Task inputs
# # # # # # #
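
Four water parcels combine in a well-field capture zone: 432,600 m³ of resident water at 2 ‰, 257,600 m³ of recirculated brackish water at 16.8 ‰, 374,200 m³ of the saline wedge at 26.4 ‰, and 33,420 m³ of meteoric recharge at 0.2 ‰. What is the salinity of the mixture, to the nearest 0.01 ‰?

13.73 ‰

By conservation of dissolved salt,
salt = 432,600×2 + 257,600×16.8 + 374,200×26.4 + 33,420×0.2 = 865,200 + 4,327,680 + 9,878,880 + 6,684 = 15,078,444
volume = 432,600 + 257,600 + 374,200 + 33,420 = 1,097,820 m³
S = 15,078,444 / 1,097,820 = 13.7349 ‰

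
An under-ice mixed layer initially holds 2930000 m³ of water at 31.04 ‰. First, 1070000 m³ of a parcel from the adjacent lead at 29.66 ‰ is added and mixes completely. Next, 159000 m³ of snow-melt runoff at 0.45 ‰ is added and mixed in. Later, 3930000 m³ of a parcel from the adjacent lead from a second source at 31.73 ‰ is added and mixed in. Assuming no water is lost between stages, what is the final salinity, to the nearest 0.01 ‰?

30.59 ‰

Mass of salt is conserved:
Initial salt = 2,930,000×31.04 = 90,947,200
After stage 1: salt = 90,947,200 + 1,070,000×29.66 = 122,683,400; volume = 4,000,000 m³; S = 30.671 ‰
After stage 2: salt = 122,683,400 + 159,000×0.45 = 122,754,950; volume = 4,159,000 m³; S = 29.515 ‰
After stage 3: salt = 122,754,950 + 3,930,000×31.73 = 247,453,850; volume = 8,089,000 m³
S = 247,453,850 / 8,089,000 = 30.5914 ‰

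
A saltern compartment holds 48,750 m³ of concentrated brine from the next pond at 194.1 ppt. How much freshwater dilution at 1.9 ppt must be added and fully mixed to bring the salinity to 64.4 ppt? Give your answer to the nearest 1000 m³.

Salt balance: 48,750×194.1 + V×1.9 = (48,750+V)×64.4
9,462,375 + 1.9V = 3,139,500 + 64.4V
6,322,875 = 62.5V
V = 101,166 m³

101000 m³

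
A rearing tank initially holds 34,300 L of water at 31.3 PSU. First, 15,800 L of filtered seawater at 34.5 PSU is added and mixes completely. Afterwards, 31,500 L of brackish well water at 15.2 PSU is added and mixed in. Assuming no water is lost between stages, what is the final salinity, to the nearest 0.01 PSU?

25.70 PSU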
# # # # # # #
Instructions for the task
Write out exactly the lines from the one with "A saltern compartment" through the end of the records above, both ends included, and leave out all other lines.

Task result
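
A saltern compartment holds 48,750 m³ of concentrated brine from the next pond at 194.1 ppt. How much freshwater dilution at 1.9 ppt must be added and fully mixed to bring the salinity to 64.4 ppt? Give your answer to the nearest 1000 m³.

Salt balance: 48,750×194.1 + V×1.9 = (48,750+V)×64.4
9,462,375 + 1.9V = 3,139,500 + 64.4V
6,322,875 = 62.5V
V = 101,166 m³

101000 m³

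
A rearing tank initially holds 34,300 L of water at 31.3 PSU. First, 15,800 L of filtered seawater at 34.5 PSU is added and mixes completely. Afterwards, 31,500 L of brackish well water at 15.2 PSU is added and mixed in. Assuming no water is lost between stages, what is the final salinity, to the nearest 0.01 PSU?

25.70 PSU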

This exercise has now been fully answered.